Nothing may differ between your reply and the listing that follows.

========================================================================

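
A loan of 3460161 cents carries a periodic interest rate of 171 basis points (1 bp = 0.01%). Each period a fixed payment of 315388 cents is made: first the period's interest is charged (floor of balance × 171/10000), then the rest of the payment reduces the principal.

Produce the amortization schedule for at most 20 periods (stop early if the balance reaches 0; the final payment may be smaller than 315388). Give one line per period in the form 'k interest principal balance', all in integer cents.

1. interest=⌊3460161·171/10000⌋=59168; principal=315388-59168=256220; balance=3460161-256220=3203941
2. interest=⌊3203941·171/10000⌋=54787; principal=315388-54787=260601; balance=3203941-260601=2943340
3. interest=⌊2943340·171/10000⌋=50331; principal=315388-50331=265057; balance=2943340-265057=2678283
4. interest=⌊2678283·171/10000⌋=45798; principal=315388-45798=269590; balance=2678283-269590=2408693
5. interest=⌊2408693·171/10000⌋=41188; principal=315388-41188=274200; balance=2408693-274200=2134493
6. interest=⌊2134493·171/10000⌋=36499; principal=315388-36499=278889; balance=2134493-278889=1855604
7. interest=⌊1855604·171/10000⌋=31730; principal=315388-31730=283658; balance=1855604-283658=1571946
8. interest=⌊1571946·171/10000⌋=26880; principal=315388-26880=288508; balance=1571946-288508=1283438
9. interest=⌊1283438·171/10000⌋=21946; principal=315388-21946=293442; balance=1283438-293442=989996
10. interest=⌊989996·171/10000⌋=16928; principal=315388-16928=298460; balance=989996-298460=691536
11. interest=⌊691536·171/10000⌋=11825; principal=315388-11825=303563; balance=691536-303563=387973
12. interest=⌊387973·171/10000⌋=6634; principal=315388-6634=308754; balance=387973-308754=79219
13. interest=⌊79219·171/10000⌋=1354; principal=min(315388-1354,79219)=79219; balance=79219-79219=0

1 59168 256220 3203941
2 54787 260601 2943340
3 50331 265057 2678283
4 45798 269590 2408693
5 41188 274200 2134493
6 36499 278889 1855604
7 31730 283658 1571946
8 26880 288508 1283438
9 21946 293442 989996
10 16928 298460 691536
11 11825 303563 387973
12 6634 308754 79219
13 1354 79219 0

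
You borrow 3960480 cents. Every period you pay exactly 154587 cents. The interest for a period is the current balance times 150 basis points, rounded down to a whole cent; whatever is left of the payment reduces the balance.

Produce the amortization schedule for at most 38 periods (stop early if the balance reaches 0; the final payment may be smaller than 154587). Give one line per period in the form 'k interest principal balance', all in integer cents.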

========================================================================

• [SOLUTION]:
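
A loan of 3460161 cents carries a periodic interest rate of 171 basis points (1 bp = 0.01%). Each period a fixed payment of 315388 cents is made: first the period's interest is charged (floor of balance × 171/10000), then the rest of the payment reduces the principal.

Produce the amortization schedule for at most 20 periods (stop early if the balance reaches 0; the final payment may be smaller than 315388). Give one line per period in the form 'k interest principal balance', all in integer cents.

1. interest=⌊3460161·171/10000⌋=59168; principal=315388-59168=256220; balance=3460161-256220=3203941
2. interest=⌊3203941·171/10000⌋=54787; principal=315388-54787=260601; balance=3203941-260601=2943340
3. interest=⌊2943340·171/10000⌋=50331; principal=315388-50331=265057; balance=2943340-265057=2678283
4. interest=⌊2678283·171/10000⌋=45798; principal=315388-45798=269590; balance=2678283-269590=2408693
5. interest=⌊2408693·171/10000⌋=41188; principal=315388-41188=274200; balance=2408693-274200=2134493
6. interest=⌊2134493·171/10000⌋=36499; principal=315388-36499=278889; balance=2134493-278889=1855604
7. interest=⌊1855604·171/10000⌋=31730; principal=315388-31730=283658; balance=1855604-283658=1571946
8. interest=⌊1571946·171/10000⌋=26880; principal=315388-26880=288508; balance=1571946-288508=1283438
9. interest=⌊1283438·171/10000⌋=21946; principal=315388-21946=293442; balance=1283438-293442=989996
10. interest=⌊989996·171/10000⌋=16928; principal=315388-16928=298460; balance=989996-298460=691536
11. interest=⌊691536·171/10000⌋=11825; principal=315388-11825=303563; balance=691536-303563=387973
12. interest=⌊387973·171/10000⌋=6634; principal=315388-6634=308754; balance=387973-308754=79219
13. interest=⌊79219·171/10000⌋=1354; principal=min(315388-1354,79219)=79219; balance=79219-79219=0

1 59168 256220 3203941
2 54787 260601 2943340
3 50331 265057 2678283
4 45798 269590 2408693
5 41188 274200 2134493
6 36499 278889 1855604
7 31730 283658 1571946
8 26880 288508 1283438
9 21946 293442 989996
10 16928 298460 691536
11 11825 303563 387973
12 6634 308754 79219
13 1354 79219 0

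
You borrow 3960480 cents. Every period you pay exactly 154587 cents. The interest for a period is the current balance times 150 basis points, rounded down to a whole cent; whatever is left of the payment reduces the balance.

Produce the amortization schedule for at most 38 periods (stop early if the balance reaches 0; the final payment may be smaller than 154587). Give one line per period in the form 'k interest principal balance', all in integer cents.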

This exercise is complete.